Exercise goal:
Repeat, without any change, the entries presented below.

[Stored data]
--- --- ---

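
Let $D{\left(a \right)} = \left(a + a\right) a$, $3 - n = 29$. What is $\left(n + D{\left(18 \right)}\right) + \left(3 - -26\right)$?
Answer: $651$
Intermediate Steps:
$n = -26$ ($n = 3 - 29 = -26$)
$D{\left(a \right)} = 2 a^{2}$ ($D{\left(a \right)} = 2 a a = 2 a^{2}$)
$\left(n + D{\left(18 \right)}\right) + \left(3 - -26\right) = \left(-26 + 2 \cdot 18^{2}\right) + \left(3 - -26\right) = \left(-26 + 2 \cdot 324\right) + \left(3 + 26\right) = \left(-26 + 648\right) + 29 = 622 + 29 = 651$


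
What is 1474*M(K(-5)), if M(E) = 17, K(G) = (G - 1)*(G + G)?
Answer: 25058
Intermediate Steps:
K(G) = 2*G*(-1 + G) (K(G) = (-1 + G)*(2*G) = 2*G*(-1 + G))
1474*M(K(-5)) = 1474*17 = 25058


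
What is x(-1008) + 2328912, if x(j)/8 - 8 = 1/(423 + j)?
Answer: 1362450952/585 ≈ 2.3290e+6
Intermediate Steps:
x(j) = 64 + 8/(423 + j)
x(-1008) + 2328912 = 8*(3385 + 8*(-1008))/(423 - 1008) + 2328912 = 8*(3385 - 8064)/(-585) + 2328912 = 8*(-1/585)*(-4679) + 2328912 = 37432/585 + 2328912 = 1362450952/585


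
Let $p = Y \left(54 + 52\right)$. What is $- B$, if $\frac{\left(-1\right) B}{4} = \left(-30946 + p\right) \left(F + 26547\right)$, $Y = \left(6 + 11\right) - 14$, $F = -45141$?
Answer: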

--- --- ---

Exercise response:
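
Let $D{\left(a \right)} = \left(a + a\right) a$, $3 - n = 29$. What is $\left(n + D{\left(18 \right)}\right) + \left(3 - -26\right)$?
Answer: $651$
Intermediate Steps:
$n = -26$ ($n = 3 - 29 = -26$)
$D{\left(a \right)} = 2 a^{2}$ ($D{\left(a \right)} = 2 a a = 2 a^{2}$)
$\left(n + D{\left(18 \right)}\right) + \left(3 - -26\right) = \left(-26 + 2 \cdot 18^{2}\right) + \left(3 - -26\right) = \left(-26 + 2 \cdot 324\right) + \left(3 + 26\right) = \left(-26 + 648\right) + 29 = 622 + 29 = 651$


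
What is 1474*M(K(-5)), if M(E) = 17, K(G) = (G - 1)*(G + G)?
Answer: 25058
Intermediate Steps:
K(G) = 2*G*(-1 + G) (K(G) = (-1 + G)*(2*G) = 2*G*(-1 + G))
1474*M(K(-5)) = 1474*17 = 25058


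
What is x(-1008) + 2328912, if x(j)/8 - 8 = 1/(423 + j)?
Answer: 1362450952/585 ≈ 2.3290e+6
Intermediate Steps:
x(j) = 64 + 8/(423 + j)
x(-1008) + 2328912 = 8*(3385 + 8*(-1008))/(423 - 1008) + 2328912 = 8*(3385 - 8064)/(-585) + 2328912 = 8*(-1/585)*(-4679) + 2328912 = 37432/585 + 2328912 = 1362450952/585


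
Let $p = Y \left(54 + 52\right)$. What is $- B$, if $\frac{\left(-1\right) B}{4} = \left(-30946 + p\right) \left(F + 26547\right)$, $Y = \left(6 + 11\right) - 14$, $F = -45141$?
Answer: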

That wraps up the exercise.